-- Extracted entries follows --

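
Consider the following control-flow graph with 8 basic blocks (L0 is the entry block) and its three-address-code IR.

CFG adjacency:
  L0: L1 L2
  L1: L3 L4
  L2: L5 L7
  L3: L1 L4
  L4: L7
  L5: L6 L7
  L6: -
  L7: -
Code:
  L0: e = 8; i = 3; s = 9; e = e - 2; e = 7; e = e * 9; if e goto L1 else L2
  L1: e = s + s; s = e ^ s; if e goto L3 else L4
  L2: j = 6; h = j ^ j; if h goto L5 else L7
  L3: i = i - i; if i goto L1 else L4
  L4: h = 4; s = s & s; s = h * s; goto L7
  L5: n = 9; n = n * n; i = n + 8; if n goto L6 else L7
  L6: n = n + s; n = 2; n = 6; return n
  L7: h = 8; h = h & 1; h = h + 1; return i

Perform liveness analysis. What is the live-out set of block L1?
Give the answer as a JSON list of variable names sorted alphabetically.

Per-block:
  L0: {e,i,s} / ∅
  L1: {e,s} / {s}
  L2: {h,j} / ∅
  L3: {i} / {i}
  L4: {h,s} / {s}
  L5: {i,n} / ∅
  L6: {n} / {n,s}
  L7: {h} / {i}

Backward fixpoint:
  L0: in=∅ out={i,s}
  L1: in={i,s} out={i,s}
  L2: in={i,s} out={i,s}
  L3: in={i,s} out={i,s}
  L4: in={i,s} out={i}
  L5: in={s} out={i,n,s}
  L6: in={n,s} out=∅
  L7: in={i} out=∅

live-out(L1) = ["i", "s"]

Answer: ["i", "s"]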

-- Extracted entries concluded --

[Work instruction] Your task is to repeat the entries exactly.

[Output of the task]
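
Consider the following control-flow graph with 8 basic blocks (L0 is the entry block) and its three-address-code IR.

CFG adjacency:
  L0: L1 L2
  L1: L3 L4
  L2: L5 L7
  L3: L1 L4
  L4: L7
  L5: L6 L7
  L6: -
  L7: -
Code:
  L0: e = 8; i = 3; s = 9; e = e - 2; e = 7; e = e * 9; if e goto L1 else L2
  L1: e = s + s; s = e ^ s; if e goto L3 else L4
  L2: j = 6; h = j ^ j; if h goto L5 else L7
  L3: i = i - i; if i goto L1 else L4
  L4: h = 4; s = s & s; s = h * s; goto L7
  L5: n = 9; n = n * n; i = n + 8; if n goto L6 else L7
  L6: n = n + s; n = 2; n = 6; return n
  L7: h = 8; h = h & 1; h = h + 1; return i

Perform liveness analysis. What is the live-out set of block L1?
Give the answer as a JSON list of variable names sorted alphabetically.

Per-block:
  L0: {e,i,s} / ∅
  L1: {e,s} / {s}
  L2: {h,j} / ∅
  L3: {i} / {i}
  L4: {h,s} / {s}
  L5: {i,n} / ∅
  L6: {n} / {n,s}
  L7: {h} / {i}

Backward fixpoint:
  L0: in=∅ out={i,s}
  L1: in={i,s} out={i,s}
  L2: in={i,s} out={i,s}
  L3: in={i,s} out={i,s}
  L4: in={i,s} out={i}
  L5: in={s} out={i,n,s}
  L6: in={n,s} out=∅
  L7: in={i} out=∅

live-out(L1) = ["i", "s"]

Answer: ["i", "s"]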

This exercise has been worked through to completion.